"""
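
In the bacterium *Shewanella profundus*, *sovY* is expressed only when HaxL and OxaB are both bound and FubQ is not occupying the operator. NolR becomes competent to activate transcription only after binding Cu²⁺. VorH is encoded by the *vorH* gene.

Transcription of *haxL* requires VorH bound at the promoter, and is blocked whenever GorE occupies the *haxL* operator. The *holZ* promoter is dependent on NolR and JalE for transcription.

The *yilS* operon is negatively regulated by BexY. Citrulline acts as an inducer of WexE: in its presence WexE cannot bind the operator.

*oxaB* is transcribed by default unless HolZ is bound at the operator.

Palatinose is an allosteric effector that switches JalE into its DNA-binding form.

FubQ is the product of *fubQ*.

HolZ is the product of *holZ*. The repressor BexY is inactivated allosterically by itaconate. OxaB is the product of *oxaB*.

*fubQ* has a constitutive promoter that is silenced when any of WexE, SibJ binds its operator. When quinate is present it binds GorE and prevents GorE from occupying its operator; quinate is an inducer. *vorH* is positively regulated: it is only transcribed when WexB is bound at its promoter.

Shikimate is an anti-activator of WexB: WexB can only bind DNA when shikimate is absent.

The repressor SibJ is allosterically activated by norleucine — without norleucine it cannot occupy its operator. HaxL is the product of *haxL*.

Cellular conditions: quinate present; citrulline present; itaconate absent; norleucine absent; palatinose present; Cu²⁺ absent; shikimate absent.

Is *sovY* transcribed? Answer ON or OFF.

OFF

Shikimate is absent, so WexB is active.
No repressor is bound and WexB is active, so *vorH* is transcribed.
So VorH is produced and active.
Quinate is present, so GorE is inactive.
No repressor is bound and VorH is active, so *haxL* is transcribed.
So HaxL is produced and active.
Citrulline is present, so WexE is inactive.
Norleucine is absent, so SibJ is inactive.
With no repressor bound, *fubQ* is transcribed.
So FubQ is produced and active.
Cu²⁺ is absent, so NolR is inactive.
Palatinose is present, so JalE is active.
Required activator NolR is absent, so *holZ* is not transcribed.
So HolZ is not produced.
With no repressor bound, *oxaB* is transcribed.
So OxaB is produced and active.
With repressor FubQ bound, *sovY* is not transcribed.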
"""
TRY IT ->
Look above for the line holding "The repressor SibJ", then set down exactly that line and every line after it up to and including the line holding "Cellular conditions: quinate", with nothing else.

WRITTEN RESPONSE ->
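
The repressor SibJ is allosterically activated by norleucine — without norleucine it cannot occupy its operator. HaxL is the product of *haxL*.

Cellular conditions: quinate present; citrulline present; itaconate absent; norleucine absent; palatinose present; Cu²⁺ absent; shikimate absent.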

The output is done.